[Stored data entries]
——————
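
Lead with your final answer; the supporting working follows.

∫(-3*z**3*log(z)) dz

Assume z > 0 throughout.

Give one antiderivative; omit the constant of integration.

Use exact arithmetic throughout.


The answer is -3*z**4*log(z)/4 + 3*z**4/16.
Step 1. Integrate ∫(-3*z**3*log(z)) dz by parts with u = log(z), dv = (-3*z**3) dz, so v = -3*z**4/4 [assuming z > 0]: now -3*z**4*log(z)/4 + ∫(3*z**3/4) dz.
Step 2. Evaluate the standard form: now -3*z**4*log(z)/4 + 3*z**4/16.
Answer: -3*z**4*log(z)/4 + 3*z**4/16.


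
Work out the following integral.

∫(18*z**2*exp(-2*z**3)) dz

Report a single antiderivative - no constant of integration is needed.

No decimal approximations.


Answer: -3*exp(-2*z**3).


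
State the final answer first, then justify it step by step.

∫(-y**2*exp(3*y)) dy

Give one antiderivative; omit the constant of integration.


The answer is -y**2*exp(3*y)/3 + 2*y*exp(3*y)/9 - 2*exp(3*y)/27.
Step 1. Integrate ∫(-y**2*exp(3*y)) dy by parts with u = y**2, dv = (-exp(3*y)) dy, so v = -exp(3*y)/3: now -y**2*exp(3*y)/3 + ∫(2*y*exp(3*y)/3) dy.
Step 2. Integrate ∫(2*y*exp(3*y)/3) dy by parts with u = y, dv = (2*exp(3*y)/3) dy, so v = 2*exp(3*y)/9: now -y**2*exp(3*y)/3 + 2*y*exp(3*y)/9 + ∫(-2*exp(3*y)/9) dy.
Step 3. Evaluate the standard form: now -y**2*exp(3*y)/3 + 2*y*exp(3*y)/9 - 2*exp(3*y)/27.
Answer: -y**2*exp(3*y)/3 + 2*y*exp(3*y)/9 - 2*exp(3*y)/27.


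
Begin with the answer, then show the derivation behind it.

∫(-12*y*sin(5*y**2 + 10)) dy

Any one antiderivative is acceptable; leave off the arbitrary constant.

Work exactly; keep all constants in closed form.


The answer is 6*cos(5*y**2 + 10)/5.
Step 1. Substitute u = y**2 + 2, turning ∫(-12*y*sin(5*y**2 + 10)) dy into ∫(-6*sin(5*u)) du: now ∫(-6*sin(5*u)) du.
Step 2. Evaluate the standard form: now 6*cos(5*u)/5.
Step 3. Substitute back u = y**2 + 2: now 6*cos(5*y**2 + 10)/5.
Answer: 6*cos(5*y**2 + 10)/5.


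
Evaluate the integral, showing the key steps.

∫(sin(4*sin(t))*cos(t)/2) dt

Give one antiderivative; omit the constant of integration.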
——————
- What you have to do -
Set out every record in full, exactly as given.

- Exercise answer -
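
Lead with your final answer; the supporting working follows.

∫(-3*z**3*log(z)) dz

Assume z > 0 throughout.

Give one antiderivative; omit the constant of integration.

Use exact arithmetic throughout.


The answer is -3*z**4*log(z)/4 + 3*z**4/16.
Step 1. Integrate ∫(-3*z**3*log(z)) dz by parts with u = log(z), dv = (-3*z**3) dz, so v = -3*z**4/4 [assuming z > 0]: now -3*z**4*log(z)/4 + ∫(3*z**3/4) dz.
Step 2. Evaluate the standard form: now -3*z**4*log(z)/4 + 3*z**4/16.
Answer: -3*z**4*log(z)/4 + 3*z**4/16.


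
Work out the following integral.

∫(18*z**2*exp(-2*z**3)) dz

Report a single antiderivative - no constant of integration is needed.

No decimal approximations.


Answer: -3*exp(-2*z**3).


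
State the final answer first, then justify it step by step.

∫(-y**2*exp(3*y)) dy

Give one antiderivative; omit the constant of integration.


The answer is -y**2*exp(3*y)/3 + 2*y*exp(3*y)/9 - 2*exp(3*y)/27.
Step 1. Integrate ∫(-y**2*exp(3*y)) dy by parts with u = y**2, dv = (-exp(3*y)) dy, so v = -exp(3*y)/3: now -y**2*exp(3*y)/3 + ∫(2*y*exp(3*y)/3) dy.
Step 2. Integrate ∫(2*y*exp(3*y)/3) dy by parts with u = y, dv = (2*exp(3*y)/3) dy, so v = 2*exp(3*y)/9: now -y**2*exp(3*y)/3 + 2*y*exp(3*y)/9 + ∫(-2*exp(3*y)/9) dy.
Step 3. Evaluate the standard form: now -y**2*exp(3*y)/3 + 2*y*exp(3*y)/9 - 2*exp(3*y)/27.
Answer: -y**2*exp(3*y)/3 + 2*y*exp(3*y)/9 - 2*exp(3*y)/27.


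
Begin with the answer, then show the derivation behind it.

∫(-12*y*sin(5*y**2 + 10)) dy

Any one antiderivative is acceptable; leave off the arbitrary constant.

Work exactly; keep all constants in closed form.


The answer is 6*cos(5*y**2 + 10)/5.
Step 1. Substitute u = y**2 + 2, turning ∫(-12*y*sin(5*y**2 + 10)) dy into ∫(-6*sin(5*u)) du: now ∫(-6*sin(5*u)) du.
Step 2. Evaluate the standard form: now 6*cos(5*u)/5.
Step 3. Substitute back u = y**2 + 2: now 6*cos(5*y**2 + 10)/5.
Answer: 6*cos(5*y**2 + 10)/5.


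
Evaluate the integral, showing the key steps.

∫(sin(4*sin(t))*cos(t)/2) dt

Give one antiderivative; omit the constant of integration.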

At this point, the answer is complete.